DATA:
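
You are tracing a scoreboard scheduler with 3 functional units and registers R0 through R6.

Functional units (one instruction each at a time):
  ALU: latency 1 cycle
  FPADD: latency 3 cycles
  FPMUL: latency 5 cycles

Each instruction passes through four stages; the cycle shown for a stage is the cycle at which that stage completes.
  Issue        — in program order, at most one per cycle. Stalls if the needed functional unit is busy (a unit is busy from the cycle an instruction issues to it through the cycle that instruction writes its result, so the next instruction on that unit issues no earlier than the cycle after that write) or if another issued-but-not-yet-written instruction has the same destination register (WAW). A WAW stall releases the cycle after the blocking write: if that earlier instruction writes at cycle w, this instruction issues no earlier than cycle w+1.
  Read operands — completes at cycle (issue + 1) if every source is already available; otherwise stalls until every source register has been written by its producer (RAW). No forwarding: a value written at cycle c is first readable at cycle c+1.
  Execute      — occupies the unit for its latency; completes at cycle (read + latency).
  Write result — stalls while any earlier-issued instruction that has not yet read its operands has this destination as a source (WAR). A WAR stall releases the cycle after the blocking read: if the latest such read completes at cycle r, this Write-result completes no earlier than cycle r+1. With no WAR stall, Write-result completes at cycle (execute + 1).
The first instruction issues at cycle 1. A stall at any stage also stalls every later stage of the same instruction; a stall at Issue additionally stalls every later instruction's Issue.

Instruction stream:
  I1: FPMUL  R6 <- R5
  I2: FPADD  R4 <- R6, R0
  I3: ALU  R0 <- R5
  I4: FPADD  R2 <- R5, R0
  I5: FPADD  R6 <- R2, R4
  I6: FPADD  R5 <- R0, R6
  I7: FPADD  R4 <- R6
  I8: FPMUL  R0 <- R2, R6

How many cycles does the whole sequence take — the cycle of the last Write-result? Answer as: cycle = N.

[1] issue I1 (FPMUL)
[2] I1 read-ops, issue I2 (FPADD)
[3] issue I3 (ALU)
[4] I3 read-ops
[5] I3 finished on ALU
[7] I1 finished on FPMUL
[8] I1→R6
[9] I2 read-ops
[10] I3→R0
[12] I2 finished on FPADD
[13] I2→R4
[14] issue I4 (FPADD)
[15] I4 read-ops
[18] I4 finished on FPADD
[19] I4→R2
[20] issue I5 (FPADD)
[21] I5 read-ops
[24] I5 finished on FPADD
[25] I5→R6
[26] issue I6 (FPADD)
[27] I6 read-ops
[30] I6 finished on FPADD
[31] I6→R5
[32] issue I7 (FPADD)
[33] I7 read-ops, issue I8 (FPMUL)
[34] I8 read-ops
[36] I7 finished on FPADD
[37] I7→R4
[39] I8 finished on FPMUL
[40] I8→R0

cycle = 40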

WORK TO BE COMPLETED: Give again, word for word, every line of the listing above from the one with "R6 <- R2, R4" to the one with "R0 <- R2, R6", both inclusive, and nothing beyond them.

RESPONSE TO THIS EXERCISE:
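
  I5: FPADD  R6 <- R2, R4
  I6: FPADD  R5 <- R0, R6
  I7: FPADD  R4 <- R6
  I8: FPMUL  R0 <- R2, R6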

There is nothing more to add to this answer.